Problem:
In the records below, how many lines hold the word "active"? Give only the number.
+++++
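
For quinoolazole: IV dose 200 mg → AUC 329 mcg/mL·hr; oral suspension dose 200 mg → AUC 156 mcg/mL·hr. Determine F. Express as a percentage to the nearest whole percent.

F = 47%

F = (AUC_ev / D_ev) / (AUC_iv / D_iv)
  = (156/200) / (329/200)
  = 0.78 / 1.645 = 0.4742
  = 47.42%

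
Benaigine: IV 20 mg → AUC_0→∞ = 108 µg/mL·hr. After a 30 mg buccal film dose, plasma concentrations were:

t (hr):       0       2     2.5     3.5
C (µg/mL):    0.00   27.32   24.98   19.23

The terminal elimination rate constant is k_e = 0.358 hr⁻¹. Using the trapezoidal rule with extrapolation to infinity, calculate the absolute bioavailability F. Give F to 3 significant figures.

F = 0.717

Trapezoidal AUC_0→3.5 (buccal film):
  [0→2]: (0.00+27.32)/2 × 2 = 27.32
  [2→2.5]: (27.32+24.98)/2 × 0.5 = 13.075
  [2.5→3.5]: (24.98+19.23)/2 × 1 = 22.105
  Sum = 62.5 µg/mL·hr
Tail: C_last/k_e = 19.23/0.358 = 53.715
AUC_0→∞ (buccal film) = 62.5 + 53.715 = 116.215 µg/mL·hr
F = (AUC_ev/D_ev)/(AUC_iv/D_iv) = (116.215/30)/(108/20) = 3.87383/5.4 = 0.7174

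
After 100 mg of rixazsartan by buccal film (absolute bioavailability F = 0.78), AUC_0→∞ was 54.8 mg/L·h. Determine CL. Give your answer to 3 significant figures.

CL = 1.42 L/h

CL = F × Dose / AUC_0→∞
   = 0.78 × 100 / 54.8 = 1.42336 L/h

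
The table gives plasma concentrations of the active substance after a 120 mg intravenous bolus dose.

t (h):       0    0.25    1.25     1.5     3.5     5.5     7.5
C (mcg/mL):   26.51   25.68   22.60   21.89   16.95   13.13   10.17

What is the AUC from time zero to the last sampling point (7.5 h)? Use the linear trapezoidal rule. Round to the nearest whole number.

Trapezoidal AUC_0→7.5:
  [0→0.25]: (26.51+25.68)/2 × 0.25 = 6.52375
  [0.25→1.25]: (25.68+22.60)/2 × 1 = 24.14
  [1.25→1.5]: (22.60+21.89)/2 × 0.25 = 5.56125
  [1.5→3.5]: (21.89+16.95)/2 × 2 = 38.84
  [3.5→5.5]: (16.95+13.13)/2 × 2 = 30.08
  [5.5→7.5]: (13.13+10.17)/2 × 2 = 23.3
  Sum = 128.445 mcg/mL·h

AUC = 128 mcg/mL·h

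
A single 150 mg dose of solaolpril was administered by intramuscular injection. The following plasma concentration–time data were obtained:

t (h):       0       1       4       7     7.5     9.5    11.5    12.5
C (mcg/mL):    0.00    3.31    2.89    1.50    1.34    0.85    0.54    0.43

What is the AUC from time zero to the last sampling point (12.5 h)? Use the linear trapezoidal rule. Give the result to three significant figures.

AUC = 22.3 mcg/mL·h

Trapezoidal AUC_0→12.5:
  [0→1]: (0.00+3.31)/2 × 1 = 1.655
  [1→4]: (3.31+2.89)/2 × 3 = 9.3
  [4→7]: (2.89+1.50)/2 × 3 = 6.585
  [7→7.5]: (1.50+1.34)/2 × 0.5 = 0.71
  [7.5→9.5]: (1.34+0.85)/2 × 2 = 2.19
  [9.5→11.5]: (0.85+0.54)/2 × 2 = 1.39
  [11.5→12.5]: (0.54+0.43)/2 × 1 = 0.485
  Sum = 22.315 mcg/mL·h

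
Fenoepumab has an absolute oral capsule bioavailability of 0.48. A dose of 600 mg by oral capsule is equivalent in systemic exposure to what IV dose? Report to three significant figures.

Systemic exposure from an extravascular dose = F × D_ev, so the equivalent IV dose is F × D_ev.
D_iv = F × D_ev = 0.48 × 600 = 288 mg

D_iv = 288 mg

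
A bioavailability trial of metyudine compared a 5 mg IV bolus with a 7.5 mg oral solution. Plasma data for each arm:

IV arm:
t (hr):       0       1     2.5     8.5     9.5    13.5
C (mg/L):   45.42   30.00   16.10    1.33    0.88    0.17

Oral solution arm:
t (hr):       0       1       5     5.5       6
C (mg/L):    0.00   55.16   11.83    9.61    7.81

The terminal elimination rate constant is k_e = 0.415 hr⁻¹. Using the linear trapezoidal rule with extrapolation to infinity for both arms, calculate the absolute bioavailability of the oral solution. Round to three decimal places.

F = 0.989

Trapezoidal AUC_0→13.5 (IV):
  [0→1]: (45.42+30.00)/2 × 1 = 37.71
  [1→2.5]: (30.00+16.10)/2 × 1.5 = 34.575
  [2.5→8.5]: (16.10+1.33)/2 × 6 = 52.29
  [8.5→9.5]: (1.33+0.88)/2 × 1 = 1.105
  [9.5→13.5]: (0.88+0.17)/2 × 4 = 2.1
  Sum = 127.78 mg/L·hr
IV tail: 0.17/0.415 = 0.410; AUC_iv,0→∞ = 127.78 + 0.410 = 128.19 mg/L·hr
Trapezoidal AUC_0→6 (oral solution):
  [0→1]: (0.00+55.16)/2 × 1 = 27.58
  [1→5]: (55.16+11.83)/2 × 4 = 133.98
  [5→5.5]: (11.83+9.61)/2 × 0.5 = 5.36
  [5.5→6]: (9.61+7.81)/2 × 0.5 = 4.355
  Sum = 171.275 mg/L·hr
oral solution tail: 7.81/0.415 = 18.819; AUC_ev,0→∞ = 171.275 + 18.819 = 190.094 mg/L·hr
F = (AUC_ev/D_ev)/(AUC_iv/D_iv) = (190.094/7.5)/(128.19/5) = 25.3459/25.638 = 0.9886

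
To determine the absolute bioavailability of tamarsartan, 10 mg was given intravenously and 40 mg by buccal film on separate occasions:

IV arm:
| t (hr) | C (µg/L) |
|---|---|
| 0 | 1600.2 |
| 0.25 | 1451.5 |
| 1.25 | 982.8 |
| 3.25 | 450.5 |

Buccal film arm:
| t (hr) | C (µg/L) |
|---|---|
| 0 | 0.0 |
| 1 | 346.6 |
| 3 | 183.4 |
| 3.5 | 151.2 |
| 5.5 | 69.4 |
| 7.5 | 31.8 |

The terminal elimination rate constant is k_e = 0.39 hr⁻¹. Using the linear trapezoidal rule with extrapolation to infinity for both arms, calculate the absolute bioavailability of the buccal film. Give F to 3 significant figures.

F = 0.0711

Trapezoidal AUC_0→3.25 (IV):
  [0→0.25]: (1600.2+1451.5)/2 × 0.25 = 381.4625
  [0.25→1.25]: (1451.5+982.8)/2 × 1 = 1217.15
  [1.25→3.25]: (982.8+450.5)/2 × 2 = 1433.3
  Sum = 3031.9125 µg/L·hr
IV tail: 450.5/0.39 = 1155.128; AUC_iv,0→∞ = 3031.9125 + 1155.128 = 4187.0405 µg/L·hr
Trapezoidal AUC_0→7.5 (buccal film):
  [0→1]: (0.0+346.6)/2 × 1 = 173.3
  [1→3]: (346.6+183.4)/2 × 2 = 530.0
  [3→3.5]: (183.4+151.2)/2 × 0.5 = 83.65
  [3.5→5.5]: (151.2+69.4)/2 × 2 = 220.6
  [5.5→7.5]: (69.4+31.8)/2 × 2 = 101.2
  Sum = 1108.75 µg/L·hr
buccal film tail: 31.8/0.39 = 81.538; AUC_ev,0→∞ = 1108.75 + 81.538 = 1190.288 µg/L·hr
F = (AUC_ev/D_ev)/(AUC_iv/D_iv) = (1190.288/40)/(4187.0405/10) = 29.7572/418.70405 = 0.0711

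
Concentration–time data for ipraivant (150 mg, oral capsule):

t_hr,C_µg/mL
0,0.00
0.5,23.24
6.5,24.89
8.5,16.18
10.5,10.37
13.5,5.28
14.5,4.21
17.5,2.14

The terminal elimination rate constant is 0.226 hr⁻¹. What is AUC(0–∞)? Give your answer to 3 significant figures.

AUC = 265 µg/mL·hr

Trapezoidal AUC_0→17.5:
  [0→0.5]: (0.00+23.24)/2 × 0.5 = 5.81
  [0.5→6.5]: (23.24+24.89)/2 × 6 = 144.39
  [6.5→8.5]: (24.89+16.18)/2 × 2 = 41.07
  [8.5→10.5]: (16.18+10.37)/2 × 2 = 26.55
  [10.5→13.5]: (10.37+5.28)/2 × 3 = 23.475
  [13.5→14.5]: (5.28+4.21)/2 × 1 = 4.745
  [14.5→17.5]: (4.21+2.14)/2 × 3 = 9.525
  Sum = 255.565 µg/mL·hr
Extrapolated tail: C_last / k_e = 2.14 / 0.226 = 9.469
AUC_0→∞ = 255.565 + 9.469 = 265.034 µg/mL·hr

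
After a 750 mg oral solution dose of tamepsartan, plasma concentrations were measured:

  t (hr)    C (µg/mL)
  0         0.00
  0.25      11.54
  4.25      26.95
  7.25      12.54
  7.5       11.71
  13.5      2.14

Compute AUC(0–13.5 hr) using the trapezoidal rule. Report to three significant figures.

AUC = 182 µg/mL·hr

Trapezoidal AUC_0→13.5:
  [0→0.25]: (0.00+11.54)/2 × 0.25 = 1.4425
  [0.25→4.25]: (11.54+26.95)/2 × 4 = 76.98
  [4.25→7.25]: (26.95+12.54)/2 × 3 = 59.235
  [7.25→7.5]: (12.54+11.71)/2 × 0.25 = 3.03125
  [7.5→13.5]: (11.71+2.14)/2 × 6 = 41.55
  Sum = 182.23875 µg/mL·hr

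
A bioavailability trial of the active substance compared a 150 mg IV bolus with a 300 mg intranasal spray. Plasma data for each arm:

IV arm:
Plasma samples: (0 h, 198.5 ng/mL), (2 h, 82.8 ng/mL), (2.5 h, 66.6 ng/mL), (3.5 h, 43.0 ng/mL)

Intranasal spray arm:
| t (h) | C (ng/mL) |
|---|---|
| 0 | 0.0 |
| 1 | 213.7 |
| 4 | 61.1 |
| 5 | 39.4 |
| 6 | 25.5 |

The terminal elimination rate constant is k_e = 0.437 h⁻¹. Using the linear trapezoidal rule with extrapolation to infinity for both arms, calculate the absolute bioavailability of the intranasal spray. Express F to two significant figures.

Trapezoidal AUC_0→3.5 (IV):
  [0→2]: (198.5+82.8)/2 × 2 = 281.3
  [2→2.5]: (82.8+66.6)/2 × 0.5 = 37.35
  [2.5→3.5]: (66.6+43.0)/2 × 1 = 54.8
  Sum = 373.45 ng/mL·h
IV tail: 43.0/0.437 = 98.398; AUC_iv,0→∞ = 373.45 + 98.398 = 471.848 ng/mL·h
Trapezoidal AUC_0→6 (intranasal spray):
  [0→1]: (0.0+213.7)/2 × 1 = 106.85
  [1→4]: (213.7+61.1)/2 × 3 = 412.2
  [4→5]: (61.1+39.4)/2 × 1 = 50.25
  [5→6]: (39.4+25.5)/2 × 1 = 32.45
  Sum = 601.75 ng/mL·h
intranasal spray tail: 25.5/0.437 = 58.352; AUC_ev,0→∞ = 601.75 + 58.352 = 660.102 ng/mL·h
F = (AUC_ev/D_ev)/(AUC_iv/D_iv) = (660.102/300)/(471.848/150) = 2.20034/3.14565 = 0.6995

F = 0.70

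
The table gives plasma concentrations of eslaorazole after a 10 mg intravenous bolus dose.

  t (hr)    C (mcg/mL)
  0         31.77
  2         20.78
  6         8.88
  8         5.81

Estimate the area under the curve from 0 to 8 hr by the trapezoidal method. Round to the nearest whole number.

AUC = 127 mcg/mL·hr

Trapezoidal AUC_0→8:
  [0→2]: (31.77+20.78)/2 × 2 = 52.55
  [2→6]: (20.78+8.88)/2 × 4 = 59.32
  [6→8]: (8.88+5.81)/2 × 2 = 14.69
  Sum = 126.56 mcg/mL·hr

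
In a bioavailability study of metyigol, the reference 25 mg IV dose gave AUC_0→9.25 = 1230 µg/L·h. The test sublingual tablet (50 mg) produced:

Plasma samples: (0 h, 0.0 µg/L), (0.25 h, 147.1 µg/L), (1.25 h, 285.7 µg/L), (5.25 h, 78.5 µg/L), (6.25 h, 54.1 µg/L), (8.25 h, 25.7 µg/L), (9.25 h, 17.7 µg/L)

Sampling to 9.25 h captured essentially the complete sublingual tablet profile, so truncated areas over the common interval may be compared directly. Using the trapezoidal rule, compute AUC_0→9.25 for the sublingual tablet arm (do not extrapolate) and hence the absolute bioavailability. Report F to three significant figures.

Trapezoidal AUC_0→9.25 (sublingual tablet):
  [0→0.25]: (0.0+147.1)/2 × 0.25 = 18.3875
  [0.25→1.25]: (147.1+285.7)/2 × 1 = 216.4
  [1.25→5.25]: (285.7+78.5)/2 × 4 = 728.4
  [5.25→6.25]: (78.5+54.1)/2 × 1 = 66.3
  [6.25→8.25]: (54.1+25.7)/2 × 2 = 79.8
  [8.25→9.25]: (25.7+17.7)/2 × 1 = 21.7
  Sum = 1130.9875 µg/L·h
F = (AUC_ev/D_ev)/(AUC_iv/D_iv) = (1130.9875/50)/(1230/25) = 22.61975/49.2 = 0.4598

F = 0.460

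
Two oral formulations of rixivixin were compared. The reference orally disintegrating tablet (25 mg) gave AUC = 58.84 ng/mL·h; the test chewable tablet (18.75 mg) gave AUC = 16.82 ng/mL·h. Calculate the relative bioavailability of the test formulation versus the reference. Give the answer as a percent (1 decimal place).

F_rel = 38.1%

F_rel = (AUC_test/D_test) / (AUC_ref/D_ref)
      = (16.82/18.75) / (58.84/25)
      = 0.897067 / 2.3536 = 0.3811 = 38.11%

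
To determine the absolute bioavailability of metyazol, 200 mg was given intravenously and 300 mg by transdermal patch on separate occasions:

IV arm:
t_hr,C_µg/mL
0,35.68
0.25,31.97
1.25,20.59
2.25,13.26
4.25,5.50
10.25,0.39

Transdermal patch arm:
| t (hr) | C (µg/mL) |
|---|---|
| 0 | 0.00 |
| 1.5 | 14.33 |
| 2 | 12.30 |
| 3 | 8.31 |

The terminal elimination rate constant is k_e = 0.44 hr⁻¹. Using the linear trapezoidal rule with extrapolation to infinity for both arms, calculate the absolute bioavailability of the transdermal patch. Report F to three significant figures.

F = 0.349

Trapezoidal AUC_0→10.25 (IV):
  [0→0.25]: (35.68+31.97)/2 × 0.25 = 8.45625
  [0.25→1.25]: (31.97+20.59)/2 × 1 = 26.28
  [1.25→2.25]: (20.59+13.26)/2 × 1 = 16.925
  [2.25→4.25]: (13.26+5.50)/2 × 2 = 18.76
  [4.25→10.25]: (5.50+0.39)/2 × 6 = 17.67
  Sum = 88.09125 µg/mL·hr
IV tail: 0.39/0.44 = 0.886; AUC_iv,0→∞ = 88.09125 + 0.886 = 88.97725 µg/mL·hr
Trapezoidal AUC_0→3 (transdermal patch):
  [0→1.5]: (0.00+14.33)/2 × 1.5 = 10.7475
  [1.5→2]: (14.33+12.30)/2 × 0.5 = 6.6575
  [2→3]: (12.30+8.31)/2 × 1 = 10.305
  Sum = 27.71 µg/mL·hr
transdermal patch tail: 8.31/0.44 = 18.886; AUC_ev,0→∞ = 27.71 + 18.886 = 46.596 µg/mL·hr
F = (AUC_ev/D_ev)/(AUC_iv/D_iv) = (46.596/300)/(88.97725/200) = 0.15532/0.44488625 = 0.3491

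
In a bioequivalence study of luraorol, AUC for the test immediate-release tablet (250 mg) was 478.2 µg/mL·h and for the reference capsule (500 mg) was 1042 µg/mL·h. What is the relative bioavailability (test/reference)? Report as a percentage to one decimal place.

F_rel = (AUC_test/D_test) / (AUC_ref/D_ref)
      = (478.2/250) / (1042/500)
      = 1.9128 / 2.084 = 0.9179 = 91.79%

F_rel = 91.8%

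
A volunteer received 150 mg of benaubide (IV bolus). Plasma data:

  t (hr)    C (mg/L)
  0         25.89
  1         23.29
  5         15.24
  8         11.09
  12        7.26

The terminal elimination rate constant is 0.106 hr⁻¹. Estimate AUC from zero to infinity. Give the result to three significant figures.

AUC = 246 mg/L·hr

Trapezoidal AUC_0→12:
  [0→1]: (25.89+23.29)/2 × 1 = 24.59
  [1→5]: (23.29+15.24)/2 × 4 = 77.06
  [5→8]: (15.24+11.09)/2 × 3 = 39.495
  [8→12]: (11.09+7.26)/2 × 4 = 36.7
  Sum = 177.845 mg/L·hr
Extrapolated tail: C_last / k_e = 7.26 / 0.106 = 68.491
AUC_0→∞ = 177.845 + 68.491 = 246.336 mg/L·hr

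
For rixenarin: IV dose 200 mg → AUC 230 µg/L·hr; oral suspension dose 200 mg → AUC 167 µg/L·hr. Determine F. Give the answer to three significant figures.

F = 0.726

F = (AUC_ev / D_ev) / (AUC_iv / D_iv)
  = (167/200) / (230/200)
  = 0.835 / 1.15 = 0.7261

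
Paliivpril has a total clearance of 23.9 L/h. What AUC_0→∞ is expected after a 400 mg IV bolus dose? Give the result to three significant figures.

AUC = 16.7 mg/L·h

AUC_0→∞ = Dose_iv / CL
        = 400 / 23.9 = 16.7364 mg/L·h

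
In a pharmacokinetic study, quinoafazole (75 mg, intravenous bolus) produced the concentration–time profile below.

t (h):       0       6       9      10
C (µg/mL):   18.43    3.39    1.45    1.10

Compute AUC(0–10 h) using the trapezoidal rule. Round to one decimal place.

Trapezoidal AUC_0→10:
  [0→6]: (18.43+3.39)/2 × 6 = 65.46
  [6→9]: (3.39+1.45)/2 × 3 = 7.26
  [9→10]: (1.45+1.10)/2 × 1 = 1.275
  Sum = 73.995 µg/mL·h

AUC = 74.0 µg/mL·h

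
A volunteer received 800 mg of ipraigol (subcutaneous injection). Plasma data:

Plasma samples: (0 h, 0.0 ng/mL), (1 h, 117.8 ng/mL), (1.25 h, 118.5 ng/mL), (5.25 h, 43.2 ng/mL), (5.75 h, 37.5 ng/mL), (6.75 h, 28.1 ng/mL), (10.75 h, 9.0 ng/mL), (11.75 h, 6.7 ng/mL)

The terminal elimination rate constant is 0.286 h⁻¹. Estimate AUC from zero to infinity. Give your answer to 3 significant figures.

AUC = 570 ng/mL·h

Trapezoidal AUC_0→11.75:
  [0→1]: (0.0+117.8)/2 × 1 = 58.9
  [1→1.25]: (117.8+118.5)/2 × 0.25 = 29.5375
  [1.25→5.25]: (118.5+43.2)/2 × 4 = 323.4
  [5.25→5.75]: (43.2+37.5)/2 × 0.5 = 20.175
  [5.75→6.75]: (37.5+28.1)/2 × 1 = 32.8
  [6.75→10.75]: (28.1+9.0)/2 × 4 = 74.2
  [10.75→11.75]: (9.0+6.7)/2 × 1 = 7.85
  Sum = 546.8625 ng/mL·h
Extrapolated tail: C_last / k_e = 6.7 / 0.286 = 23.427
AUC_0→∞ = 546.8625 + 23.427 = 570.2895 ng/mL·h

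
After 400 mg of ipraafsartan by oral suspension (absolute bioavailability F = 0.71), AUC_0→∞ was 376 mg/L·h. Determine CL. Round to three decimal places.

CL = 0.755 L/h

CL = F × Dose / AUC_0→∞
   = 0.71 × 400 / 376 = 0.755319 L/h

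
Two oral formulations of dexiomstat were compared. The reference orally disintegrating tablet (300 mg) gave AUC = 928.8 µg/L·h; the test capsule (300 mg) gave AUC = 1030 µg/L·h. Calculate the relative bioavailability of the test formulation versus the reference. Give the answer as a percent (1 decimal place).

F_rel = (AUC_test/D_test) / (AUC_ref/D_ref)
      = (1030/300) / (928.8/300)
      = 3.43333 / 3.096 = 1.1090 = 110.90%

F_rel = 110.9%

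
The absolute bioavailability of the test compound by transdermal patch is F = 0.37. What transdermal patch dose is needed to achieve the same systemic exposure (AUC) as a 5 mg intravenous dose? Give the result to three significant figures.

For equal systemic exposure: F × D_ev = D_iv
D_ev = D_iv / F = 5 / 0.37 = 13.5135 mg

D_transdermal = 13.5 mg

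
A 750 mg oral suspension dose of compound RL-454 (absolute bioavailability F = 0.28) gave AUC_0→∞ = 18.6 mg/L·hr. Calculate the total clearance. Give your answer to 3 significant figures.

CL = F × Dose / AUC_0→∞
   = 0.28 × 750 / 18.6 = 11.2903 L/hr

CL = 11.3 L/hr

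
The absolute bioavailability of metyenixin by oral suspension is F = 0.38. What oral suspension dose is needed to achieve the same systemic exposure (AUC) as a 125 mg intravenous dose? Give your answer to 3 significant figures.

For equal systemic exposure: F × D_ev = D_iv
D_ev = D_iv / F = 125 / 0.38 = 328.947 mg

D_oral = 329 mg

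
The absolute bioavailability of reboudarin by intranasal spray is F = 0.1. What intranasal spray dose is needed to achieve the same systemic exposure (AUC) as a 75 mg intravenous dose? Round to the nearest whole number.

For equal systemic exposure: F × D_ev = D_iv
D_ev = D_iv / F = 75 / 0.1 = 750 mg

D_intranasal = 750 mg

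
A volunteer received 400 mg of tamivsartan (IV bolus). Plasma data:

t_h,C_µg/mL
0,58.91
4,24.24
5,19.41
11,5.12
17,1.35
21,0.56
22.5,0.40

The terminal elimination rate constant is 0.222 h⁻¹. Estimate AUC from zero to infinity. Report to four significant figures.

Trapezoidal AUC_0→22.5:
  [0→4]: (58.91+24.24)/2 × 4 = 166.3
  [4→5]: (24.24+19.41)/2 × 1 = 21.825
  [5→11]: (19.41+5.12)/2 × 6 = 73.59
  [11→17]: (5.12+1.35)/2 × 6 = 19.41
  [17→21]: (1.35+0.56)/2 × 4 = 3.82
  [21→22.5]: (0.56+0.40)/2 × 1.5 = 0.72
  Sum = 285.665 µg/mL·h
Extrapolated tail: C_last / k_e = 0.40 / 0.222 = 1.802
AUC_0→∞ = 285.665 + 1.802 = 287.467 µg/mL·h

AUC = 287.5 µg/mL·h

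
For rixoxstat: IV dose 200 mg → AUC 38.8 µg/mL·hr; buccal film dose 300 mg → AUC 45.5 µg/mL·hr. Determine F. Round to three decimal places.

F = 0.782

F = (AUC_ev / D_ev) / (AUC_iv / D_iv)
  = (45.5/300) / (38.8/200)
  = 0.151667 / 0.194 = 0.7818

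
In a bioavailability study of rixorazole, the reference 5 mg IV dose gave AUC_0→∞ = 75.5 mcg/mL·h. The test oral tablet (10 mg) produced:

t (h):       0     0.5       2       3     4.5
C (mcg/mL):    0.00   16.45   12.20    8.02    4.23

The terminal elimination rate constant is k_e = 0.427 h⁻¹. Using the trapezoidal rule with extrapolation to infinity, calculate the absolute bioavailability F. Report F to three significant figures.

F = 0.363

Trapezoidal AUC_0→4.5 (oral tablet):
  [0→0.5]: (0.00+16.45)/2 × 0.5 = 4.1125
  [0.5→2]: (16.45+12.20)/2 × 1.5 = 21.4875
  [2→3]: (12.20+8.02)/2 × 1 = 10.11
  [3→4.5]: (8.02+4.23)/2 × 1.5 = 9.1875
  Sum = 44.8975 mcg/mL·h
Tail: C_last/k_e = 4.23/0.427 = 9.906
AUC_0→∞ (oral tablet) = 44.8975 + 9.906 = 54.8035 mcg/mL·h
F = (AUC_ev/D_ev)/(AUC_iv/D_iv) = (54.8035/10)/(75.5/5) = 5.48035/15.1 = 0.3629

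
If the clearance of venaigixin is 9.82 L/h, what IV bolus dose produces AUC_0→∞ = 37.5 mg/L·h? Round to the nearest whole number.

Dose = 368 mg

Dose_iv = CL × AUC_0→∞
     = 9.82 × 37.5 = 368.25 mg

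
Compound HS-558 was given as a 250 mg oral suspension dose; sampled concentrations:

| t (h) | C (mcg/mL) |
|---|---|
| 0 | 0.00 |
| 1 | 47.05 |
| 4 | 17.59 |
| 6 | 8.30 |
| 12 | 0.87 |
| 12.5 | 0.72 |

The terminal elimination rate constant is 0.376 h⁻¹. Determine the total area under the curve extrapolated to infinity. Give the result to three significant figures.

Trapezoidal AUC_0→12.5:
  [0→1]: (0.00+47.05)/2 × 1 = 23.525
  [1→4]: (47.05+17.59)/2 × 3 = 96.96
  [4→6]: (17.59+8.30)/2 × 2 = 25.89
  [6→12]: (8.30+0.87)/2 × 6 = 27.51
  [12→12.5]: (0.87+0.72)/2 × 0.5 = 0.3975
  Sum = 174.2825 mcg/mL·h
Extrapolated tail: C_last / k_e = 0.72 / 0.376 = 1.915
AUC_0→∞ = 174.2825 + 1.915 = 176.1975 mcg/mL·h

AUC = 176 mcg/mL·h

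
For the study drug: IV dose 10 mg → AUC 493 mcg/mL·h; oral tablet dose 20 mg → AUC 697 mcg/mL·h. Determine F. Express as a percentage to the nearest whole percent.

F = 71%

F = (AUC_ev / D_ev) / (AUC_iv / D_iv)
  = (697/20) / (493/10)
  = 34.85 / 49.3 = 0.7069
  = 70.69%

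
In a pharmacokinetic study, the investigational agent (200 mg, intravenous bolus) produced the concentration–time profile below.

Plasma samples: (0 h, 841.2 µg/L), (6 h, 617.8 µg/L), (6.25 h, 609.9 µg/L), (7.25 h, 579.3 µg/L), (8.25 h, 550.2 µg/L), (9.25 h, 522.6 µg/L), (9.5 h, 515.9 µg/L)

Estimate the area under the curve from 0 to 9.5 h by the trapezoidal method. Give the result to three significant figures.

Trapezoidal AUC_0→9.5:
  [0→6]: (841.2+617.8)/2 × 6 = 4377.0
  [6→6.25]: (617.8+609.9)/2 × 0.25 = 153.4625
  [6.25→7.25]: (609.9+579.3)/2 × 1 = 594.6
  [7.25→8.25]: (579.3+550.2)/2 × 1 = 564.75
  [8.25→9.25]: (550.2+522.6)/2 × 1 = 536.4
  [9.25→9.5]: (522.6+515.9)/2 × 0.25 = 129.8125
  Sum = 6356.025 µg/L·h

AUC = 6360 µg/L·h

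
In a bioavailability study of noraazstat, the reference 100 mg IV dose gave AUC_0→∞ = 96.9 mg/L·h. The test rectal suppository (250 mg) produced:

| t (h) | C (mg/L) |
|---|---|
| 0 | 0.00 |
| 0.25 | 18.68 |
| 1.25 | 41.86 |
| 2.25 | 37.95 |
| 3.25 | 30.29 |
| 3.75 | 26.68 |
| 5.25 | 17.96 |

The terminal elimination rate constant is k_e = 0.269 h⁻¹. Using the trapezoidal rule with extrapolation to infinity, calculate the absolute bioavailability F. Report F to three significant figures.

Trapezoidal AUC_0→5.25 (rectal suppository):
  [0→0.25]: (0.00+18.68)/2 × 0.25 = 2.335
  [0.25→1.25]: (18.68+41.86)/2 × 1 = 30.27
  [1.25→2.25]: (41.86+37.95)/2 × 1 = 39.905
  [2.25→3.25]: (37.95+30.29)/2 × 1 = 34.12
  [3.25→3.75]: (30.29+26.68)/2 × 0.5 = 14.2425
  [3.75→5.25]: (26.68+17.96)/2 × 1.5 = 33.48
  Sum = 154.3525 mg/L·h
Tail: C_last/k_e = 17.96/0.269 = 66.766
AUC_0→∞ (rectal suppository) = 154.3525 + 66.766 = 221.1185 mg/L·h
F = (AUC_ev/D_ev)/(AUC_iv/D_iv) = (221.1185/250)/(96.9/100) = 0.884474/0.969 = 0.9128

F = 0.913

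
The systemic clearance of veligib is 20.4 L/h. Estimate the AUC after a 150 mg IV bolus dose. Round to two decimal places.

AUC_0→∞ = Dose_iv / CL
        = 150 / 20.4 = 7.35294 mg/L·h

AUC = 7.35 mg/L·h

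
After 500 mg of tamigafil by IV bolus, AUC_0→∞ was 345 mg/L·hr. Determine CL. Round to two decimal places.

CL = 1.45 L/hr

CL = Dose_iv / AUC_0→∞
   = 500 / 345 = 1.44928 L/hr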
+++++
Problem solution:
2